:: Your task ::
Nothing but the lines from the one containing "Die Drohne hat" through the last line of the data below should be returned, each copied exactly.

:: Recorded information ::

========

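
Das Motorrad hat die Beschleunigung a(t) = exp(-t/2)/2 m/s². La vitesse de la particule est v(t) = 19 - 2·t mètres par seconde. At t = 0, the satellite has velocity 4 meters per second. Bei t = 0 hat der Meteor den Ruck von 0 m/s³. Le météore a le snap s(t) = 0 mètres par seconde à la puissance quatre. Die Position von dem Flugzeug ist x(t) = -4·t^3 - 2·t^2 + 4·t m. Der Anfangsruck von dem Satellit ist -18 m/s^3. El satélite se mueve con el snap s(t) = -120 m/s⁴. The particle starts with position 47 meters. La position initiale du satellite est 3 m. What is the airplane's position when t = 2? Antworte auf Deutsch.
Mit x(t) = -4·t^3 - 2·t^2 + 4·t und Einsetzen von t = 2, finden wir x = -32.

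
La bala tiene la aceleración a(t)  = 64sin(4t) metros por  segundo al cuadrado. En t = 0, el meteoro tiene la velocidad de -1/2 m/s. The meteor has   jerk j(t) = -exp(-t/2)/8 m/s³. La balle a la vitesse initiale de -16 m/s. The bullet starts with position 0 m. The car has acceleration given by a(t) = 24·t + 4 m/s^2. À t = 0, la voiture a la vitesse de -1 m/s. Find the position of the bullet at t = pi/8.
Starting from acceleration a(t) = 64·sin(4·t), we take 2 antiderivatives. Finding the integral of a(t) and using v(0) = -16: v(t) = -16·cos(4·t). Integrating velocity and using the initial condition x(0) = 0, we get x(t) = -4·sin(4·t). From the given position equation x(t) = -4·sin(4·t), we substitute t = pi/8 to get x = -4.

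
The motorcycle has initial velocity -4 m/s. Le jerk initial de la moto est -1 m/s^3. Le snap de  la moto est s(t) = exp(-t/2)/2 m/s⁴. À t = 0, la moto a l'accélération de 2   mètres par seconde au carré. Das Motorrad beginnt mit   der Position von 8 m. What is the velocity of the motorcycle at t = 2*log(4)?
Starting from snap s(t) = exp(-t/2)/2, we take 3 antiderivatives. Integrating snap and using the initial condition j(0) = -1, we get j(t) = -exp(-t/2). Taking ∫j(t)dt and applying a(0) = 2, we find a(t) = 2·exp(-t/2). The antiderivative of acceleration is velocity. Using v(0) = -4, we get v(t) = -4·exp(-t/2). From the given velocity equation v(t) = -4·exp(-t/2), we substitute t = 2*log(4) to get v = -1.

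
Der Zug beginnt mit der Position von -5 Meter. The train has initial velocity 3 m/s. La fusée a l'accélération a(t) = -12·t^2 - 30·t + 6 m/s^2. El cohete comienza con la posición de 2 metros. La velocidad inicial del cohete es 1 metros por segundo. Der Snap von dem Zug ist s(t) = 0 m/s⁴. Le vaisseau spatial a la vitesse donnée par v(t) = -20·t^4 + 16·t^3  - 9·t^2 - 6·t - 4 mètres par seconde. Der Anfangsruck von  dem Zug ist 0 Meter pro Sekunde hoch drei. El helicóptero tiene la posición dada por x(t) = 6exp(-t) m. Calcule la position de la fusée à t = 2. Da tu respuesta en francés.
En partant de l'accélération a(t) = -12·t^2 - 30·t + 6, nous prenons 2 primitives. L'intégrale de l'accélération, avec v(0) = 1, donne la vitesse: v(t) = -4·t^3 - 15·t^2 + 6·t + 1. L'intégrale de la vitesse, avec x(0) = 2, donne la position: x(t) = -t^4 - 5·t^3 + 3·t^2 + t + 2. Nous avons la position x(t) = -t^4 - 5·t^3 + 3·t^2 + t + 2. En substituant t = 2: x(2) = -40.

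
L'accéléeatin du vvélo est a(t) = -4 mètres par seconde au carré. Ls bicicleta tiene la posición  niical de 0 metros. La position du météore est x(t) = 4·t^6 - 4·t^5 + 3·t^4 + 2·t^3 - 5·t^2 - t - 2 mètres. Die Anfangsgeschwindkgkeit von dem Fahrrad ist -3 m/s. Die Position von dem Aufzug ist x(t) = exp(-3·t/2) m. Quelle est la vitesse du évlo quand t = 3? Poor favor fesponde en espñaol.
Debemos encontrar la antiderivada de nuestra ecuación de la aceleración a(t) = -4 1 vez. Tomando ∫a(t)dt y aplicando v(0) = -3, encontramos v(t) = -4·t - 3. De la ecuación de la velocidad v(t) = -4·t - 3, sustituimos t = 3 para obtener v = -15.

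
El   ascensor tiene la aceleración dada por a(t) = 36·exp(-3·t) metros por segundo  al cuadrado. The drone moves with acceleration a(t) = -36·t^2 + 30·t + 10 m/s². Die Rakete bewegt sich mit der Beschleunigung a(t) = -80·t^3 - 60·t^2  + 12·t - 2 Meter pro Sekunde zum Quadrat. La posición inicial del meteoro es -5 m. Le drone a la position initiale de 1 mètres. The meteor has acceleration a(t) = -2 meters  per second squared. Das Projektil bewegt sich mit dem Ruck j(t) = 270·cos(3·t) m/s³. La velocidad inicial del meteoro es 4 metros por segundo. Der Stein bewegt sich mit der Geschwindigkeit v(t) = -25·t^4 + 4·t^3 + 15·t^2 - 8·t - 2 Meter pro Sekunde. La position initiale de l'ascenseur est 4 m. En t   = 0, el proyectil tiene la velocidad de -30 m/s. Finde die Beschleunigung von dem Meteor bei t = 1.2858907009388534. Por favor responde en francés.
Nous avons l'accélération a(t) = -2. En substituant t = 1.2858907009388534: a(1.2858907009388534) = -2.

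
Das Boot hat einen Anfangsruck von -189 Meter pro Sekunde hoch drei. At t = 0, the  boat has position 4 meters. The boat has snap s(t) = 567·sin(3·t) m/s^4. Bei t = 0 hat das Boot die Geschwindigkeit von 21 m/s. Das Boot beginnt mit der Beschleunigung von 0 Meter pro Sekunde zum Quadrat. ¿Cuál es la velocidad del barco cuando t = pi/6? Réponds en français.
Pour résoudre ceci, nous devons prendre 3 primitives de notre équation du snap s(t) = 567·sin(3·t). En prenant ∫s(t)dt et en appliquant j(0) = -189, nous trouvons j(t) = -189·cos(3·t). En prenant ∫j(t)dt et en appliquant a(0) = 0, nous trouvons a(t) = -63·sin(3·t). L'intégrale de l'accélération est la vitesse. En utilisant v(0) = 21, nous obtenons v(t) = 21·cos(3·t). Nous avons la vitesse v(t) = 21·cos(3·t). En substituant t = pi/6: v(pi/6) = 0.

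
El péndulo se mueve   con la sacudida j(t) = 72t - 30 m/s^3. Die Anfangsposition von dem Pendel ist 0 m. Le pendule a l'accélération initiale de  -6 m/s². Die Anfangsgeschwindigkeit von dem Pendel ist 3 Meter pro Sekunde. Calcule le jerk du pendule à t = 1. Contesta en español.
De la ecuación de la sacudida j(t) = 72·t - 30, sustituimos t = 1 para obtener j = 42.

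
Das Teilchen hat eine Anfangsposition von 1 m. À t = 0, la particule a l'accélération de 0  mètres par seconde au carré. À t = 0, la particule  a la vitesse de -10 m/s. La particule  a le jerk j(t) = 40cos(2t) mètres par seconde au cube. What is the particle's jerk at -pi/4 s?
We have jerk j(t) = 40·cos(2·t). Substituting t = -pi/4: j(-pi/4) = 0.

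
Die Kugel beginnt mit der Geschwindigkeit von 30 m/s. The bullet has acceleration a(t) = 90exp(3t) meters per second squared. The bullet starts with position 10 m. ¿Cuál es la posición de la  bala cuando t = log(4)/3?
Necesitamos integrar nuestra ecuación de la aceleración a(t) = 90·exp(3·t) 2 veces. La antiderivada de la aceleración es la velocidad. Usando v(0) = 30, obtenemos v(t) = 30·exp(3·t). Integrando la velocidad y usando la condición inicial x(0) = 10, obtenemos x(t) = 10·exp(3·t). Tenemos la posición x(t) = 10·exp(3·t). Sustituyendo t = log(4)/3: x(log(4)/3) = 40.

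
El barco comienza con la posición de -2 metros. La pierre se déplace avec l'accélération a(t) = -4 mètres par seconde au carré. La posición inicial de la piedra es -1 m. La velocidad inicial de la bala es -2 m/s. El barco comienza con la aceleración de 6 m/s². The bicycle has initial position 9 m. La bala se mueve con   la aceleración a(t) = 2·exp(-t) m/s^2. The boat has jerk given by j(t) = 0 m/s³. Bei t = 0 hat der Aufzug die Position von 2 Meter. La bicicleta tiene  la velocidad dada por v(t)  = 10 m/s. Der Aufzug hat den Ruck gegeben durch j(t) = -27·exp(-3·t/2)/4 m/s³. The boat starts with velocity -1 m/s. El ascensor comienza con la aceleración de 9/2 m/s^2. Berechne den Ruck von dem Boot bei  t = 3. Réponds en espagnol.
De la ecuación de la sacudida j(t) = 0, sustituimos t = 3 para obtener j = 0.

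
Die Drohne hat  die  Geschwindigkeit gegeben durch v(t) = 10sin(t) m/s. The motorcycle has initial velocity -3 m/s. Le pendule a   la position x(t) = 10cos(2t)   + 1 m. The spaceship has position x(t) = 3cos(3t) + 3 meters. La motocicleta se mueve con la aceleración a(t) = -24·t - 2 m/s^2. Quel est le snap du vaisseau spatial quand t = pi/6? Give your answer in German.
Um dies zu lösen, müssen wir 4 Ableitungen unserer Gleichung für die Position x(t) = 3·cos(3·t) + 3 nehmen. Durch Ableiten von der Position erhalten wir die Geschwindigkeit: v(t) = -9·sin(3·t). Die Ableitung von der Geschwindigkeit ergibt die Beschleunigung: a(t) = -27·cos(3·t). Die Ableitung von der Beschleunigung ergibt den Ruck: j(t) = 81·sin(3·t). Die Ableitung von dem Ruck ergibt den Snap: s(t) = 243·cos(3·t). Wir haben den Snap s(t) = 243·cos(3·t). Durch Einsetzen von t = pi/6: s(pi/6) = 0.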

========

:: Written answer ::
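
Die Drohne hat  die  Geschwindigkeit gegeben durch v(t) = 10sin(t) m/s. The motorcycle has initial velocity -3 m/s. Le pendule a   la position x(t) = 10cos(2t)   + 1 m. The spaceship has position x(t) = 3cos(3t) + 3 meters. La motocicleta se mueve con la aceleración a(t) = -24·t - 2 m/s^2. Quel est le snap du vaisseau spatial quand t = pi/6? Give your answer in German.
Um dies zu lösen, müssen wir 4 Ableitungen unserer Gleichung für die Position x(t) = 3·cos(3·t) + 3 nehmen. Durch Ableiten von der Position erhalten wir die Geschwindigkeit: v(t) = -9·sin(3·t). Die Ableitung von der Geschwindigkeit ergibt die Beschleunigung: a(t) = -27·cos(3·t). Die Ableitung von der Beschleunigung ergibt den Ruck: j(t) = 81·sin(3·t). Die Ableitung von dem Ruck ergibt den Snap: s(t) = 243·cos(3·t). Wir haben den Snap s(t) = 243·cos(3·t). Durch Einsetzen von t = pi/6: s(pi/6) = 0.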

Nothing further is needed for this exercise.